Given information:
- - -

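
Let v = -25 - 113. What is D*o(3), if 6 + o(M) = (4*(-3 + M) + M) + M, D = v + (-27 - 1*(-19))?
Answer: 0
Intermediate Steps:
v = -138
D = -146 (D = -138 + (-27 - 1*(-19)) = -138 + (-27 + 19) = -138 - 8 = -146)
o(M) = -18 + 6*M (o(M) = -6 + ((4*(-3 + M) + M) + M) = -6 + (((-12 + 4*M) + M) + M) = -6 + ((-12 + 5*M) + M) = -6 + (-12 + 6*M) = -18 + 6*M)
D*o(3) = -146*(-18 + 6*3) = -146*(-18 + 18) = -146*0 = 0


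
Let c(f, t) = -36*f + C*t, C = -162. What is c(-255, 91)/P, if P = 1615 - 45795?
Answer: 2781/22090 ≈ 0.12589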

- - -

What to produce:
Only the span from the line with "Let c(f, t)" through the final line of the records goes in the output, each line unchanged.

Worked solution:
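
Let c(f, t) = -36*f + C*t, C = -162. What is c(-255, 91)/P, if P = 1615 - 45795?
Answer: 2781/22090 ≈ 0.12589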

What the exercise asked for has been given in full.